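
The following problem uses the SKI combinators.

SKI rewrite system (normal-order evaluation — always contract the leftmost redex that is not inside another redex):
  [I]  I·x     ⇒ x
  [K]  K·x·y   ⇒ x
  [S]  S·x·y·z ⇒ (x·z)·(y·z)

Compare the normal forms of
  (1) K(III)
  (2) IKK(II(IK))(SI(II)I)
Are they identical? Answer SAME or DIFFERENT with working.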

----

Problem to work on: Line by line, output the data precisely as shown above.

Problem solution:
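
The following problem uses the SKI combinators.

SKI rewrite system (normal-order evaluation — always contract the leftmost redex that is not inside another redex):
  [I]  I·x     ⇒ x
  [K]  K·x·y   ⇒ x
  [S]  S·x·y·z ⇒ (x·z)·(y·z)

Compare the normal forms of
  (1) K(III)
  (2) IKK(II(IK))(SI(II)I)
Are they identical? Answer SAME or DIFFERENT with working.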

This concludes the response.